**ABOUT THIS EXERCISE:** Please report how many lines in the records below contain the word "measured", and give nothing else.

(Stored data)

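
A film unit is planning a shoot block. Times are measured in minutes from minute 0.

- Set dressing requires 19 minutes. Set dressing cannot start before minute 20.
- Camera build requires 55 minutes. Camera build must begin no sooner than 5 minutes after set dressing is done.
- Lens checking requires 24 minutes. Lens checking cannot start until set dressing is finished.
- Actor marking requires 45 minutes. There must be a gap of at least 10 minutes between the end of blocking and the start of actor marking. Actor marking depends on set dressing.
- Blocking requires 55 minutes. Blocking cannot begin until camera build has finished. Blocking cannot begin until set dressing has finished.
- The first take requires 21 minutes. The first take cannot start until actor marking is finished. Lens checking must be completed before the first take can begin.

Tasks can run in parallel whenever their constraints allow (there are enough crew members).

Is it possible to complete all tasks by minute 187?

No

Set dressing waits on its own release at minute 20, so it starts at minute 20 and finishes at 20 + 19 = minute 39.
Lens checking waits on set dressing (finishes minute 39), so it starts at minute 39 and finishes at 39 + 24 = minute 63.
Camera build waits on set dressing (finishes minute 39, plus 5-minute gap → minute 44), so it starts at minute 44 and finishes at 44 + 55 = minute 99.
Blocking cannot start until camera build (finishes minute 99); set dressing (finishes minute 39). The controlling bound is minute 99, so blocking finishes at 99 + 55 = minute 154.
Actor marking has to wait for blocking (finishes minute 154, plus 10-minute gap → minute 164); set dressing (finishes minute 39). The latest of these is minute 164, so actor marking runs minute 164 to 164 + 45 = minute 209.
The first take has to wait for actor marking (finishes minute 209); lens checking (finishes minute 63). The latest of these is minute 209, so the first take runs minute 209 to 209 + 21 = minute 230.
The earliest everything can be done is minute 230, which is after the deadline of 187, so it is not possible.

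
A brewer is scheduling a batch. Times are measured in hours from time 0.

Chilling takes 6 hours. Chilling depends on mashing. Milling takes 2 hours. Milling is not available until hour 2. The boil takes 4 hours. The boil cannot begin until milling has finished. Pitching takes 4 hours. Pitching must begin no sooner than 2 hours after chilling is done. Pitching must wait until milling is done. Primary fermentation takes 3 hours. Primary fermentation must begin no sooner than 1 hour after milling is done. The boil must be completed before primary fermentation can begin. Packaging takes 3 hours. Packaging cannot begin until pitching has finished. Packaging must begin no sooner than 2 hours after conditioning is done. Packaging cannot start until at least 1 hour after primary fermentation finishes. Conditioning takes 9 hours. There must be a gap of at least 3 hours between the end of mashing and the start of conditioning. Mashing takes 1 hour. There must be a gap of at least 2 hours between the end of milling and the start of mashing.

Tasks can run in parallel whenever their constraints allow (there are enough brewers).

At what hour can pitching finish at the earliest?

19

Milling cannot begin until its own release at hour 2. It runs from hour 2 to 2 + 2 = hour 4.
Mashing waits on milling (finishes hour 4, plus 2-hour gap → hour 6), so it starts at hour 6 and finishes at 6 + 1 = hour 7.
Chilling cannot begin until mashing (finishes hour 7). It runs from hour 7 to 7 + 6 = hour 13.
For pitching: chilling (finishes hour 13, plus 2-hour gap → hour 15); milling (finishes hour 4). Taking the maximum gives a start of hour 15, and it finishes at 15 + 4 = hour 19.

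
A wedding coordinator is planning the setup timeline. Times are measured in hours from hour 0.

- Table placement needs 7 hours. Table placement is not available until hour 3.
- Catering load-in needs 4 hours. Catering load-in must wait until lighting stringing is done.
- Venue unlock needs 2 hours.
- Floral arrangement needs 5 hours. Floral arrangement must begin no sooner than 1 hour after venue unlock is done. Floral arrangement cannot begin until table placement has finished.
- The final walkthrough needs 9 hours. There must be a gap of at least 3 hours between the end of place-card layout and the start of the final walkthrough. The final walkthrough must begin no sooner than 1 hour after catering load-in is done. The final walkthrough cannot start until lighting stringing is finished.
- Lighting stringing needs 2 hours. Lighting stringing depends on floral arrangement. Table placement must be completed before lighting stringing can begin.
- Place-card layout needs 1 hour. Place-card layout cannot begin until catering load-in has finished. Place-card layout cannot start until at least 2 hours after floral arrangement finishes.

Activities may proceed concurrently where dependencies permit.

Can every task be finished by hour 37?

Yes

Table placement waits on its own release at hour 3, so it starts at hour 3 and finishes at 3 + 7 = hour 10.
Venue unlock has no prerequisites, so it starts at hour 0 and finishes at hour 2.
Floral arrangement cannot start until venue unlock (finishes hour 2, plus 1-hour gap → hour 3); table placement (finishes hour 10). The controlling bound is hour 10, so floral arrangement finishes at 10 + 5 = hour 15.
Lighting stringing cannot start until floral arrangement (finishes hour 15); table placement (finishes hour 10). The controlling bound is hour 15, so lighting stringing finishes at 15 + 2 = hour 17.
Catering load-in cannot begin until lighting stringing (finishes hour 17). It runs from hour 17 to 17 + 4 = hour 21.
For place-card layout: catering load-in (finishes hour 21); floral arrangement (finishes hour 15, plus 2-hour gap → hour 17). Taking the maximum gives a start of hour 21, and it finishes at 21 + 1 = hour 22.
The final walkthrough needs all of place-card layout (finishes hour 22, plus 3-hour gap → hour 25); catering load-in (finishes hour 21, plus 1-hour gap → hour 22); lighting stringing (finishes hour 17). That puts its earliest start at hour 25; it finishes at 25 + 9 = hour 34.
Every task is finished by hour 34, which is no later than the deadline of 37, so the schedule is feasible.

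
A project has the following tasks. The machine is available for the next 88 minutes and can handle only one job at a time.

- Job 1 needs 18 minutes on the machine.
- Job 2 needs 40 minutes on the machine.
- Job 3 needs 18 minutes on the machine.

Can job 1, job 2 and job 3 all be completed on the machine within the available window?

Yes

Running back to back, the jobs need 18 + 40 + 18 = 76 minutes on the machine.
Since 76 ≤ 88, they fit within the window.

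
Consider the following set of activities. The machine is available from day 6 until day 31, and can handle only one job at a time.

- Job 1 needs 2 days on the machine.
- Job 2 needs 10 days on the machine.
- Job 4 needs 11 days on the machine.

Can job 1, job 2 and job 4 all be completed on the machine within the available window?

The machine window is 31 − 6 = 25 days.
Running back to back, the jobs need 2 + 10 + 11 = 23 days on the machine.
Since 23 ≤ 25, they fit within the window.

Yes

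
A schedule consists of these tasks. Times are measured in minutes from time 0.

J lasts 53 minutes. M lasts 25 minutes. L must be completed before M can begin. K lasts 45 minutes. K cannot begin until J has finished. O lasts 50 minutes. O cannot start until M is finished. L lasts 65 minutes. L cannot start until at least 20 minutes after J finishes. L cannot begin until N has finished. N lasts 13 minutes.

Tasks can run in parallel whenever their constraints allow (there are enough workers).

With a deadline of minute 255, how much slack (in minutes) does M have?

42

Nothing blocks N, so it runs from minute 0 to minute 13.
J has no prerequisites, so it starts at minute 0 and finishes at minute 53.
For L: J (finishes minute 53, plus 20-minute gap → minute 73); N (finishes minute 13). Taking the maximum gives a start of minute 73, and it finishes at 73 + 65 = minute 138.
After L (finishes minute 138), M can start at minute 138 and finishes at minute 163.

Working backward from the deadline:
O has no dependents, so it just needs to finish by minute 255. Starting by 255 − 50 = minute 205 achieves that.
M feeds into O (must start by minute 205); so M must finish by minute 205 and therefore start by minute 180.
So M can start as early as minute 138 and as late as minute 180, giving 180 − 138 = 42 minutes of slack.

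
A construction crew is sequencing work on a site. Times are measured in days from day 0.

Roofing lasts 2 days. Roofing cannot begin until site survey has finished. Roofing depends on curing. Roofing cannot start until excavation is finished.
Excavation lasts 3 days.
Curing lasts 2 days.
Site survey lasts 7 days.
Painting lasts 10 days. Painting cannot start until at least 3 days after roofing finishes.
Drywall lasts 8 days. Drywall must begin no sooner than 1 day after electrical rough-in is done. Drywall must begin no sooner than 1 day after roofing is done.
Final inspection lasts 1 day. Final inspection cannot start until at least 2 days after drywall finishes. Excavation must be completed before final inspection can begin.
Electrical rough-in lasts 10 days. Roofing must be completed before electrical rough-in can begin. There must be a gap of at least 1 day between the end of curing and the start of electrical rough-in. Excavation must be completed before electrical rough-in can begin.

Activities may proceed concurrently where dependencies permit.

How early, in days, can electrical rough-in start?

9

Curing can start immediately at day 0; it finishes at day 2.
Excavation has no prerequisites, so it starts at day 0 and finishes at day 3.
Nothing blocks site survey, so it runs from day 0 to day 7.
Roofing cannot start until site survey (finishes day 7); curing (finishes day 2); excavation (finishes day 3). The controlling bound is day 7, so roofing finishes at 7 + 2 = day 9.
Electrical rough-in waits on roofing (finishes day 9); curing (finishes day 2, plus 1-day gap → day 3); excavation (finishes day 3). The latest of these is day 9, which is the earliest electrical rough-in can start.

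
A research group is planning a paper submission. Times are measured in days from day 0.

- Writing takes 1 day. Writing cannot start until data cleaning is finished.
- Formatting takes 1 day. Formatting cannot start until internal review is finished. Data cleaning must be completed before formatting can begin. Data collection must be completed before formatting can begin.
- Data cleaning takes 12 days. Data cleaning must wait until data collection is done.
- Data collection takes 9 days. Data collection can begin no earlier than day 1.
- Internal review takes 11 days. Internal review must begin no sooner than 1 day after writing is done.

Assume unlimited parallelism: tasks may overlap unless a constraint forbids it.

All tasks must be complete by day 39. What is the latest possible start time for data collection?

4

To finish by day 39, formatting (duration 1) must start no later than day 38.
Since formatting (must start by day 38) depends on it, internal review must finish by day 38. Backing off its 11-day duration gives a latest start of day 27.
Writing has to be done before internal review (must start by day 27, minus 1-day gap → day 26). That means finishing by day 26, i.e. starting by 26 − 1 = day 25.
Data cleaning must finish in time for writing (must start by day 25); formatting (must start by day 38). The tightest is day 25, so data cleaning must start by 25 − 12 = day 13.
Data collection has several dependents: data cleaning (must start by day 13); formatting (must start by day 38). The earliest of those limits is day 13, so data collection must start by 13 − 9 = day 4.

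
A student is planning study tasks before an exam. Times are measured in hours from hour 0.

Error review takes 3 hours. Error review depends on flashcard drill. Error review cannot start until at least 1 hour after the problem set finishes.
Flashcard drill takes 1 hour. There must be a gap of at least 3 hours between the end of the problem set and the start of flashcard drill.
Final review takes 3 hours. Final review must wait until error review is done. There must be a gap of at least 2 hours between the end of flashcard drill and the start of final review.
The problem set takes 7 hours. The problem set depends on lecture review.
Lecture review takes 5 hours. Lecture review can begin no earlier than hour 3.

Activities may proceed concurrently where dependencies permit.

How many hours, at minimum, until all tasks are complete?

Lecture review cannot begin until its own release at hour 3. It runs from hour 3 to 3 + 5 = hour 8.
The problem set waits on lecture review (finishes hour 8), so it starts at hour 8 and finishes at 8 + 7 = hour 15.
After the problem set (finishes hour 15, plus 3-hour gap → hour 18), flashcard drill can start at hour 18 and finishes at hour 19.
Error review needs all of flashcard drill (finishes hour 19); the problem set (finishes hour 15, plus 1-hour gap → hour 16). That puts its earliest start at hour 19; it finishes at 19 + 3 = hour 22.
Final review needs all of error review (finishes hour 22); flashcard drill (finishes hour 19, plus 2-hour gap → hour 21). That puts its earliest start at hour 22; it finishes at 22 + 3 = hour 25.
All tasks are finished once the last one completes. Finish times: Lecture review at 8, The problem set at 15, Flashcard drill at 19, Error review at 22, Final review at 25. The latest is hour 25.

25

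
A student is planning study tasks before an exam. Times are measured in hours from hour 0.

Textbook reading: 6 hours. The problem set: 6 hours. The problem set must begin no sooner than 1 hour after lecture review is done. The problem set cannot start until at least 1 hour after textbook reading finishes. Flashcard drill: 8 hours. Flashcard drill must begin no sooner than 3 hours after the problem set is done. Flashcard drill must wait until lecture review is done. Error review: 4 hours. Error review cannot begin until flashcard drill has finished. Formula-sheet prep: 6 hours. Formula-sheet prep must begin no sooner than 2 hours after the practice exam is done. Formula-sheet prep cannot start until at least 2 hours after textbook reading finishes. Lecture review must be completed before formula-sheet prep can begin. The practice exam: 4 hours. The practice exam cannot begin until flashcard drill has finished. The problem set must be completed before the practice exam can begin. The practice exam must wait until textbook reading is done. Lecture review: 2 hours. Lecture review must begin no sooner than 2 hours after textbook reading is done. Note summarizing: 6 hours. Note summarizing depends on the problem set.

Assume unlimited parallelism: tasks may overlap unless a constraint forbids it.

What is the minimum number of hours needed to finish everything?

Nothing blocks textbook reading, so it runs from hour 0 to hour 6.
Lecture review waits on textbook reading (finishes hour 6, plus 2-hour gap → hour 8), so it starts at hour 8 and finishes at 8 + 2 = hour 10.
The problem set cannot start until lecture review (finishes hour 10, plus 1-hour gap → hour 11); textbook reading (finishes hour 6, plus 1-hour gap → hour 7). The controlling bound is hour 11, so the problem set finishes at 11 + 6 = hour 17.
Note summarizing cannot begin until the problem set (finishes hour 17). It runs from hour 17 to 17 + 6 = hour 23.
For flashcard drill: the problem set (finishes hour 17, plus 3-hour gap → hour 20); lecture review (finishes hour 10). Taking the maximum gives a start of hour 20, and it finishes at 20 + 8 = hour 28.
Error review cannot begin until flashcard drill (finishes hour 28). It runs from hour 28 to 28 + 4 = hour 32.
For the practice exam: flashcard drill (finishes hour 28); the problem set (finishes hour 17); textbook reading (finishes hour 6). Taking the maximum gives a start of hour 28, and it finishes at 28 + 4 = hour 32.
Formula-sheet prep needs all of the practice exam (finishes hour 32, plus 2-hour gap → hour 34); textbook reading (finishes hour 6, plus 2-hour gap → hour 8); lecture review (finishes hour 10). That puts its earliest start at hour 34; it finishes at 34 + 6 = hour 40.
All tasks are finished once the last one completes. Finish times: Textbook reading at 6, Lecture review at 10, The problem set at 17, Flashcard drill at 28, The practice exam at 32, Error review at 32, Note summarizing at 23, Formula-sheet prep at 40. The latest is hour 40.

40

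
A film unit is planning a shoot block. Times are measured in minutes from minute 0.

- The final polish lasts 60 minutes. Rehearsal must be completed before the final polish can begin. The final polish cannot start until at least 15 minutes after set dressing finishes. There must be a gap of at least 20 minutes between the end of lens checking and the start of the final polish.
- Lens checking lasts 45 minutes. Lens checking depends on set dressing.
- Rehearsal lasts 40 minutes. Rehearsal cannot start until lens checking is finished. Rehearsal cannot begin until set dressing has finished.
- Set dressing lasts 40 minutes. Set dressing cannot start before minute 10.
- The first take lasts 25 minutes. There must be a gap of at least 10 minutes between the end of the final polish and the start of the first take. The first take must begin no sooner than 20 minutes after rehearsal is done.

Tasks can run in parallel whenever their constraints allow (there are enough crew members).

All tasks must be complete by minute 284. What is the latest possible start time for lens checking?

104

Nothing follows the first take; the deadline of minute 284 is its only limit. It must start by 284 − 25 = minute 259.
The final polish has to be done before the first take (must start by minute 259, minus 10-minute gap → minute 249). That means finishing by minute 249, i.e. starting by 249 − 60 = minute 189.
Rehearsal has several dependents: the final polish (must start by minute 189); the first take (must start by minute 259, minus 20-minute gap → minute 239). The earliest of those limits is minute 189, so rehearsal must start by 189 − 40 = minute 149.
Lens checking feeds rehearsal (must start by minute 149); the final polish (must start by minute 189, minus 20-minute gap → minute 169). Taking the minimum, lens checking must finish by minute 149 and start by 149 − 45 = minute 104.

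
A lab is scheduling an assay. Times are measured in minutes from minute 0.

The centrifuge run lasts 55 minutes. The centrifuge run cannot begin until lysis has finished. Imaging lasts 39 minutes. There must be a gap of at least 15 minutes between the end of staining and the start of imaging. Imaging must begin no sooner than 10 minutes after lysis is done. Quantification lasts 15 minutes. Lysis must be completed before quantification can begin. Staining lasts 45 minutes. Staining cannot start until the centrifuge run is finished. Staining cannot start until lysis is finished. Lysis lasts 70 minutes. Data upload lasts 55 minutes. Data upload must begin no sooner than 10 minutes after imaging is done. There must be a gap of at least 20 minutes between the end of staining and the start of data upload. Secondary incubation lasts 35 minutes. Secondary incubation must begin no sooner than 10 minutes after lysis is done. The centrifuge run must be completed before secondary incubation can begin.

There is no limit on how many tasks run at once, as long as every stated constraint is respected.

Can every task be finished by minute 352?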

**ANSWER FOR THE TASK:** 10